**Task details:** The data must be returned in full and exactly as given.

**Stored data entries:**
########################################
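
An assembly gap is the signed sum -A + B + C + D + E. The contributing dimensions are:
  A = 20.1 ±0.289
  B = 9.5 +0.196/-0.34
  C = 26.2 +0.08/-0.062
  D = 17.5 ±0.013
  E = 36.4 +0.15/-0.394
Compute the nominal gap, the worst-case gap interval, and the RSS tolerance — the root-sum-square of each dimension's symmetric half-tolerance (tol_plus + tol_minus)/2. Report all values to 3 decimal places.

nominal=69.500 wc=[68.402,70.228] rss=0.484

Stack each dimension's contribution:
  -A: nom -20.100 → Σnom=-20.100; wc +0.289/-0.289 → slack +0.289/-0.289; half-tol=0.289, Σhalf²=0.083521
  +B: nom +9.500 → Σnom=-10.600; wc +0.196/-0.340 → slack +0.485/-0.629; half-tol=0.268, Σhalf²=0.155345
  +C: nom +26.200 → Σnom=15.600; wc +0.080/-0.062 → slack +0.565/-0.691; half-tol=0.071, Σhalf²=0.160386
  +D: nom +17.500 → Σnom=33.100; wc +0.013/-0.013 → slack +0.578/-0.704; half-tol=0.013, Σhalf²=0.160555
  +E: nom +36.400 → Σnom=69.500; wc +0.150/-0.394 → slack +0.728/-1.098; half-tol=0.272, Σhalf²=0.234539
Nominal = 69.500. Worst-case = [69.500 - 1.098, 69.500 + 0.728] = [68.402, 70.228]. RSS = √0.234539 = 0.484.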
########################################
**Task result:**
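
An assembly gap is the signed sum -A + B + C + D + E. The contributing dimensions are:
  A = 20.1 ±0.289
  B = 9.5 +0.196/-0.34
  C = 26.2 +0.08/-0.062
  D = 17.5 ±0.013
  E = 36.4 +0.15/-0.394
Compute the nominal gap, the worst-case gap interval, and the RSS tolerance — the root-sum-square of each dimension's symmetric half-tolerance (tol_plus + tol_minus)/2. Report all values to 3 decimal places.

nominal=69.500 wc=[68.402,70.228] rss=0.484

Stack each dimension's contribution:
  -A: nom -20.100 → Σnom=-20.100; wc +0.289/-0.289 → slack +0.289/-0.289; half-tol=0.289, Σhalf²=0.083521
  +B: nom +9.500 → Σnom=-10.600; wc +0.196/-0.340 → slack +0.485/-0.629; half-tol=0.268, Σhalf²=0.155345
  +C: nom +26.200 → Σnom=15.600; wc +0.080/-0.062 → slack +0.565/-0.691; half-tol=0.071, Σhalf²=0.160386
  +D: nom +17.500 → Σnom=33.100; wc +0.013/-0.013 → slack +0.578/-0.704; half-tol=0.013, Σhalf²=0.160555
  +E: nom +36.400 → Σnom=69.500; wc +0.150/-0.394 → slack +0.728/-1.098; half-tol=0.272, Σhalf²=0.234539
Nominal = 69.500. Worst-case = [69.500 - 1.098, 69.500 + 0.728] = [68.402, 70.228]. RSS = √0.234539 = 0.484.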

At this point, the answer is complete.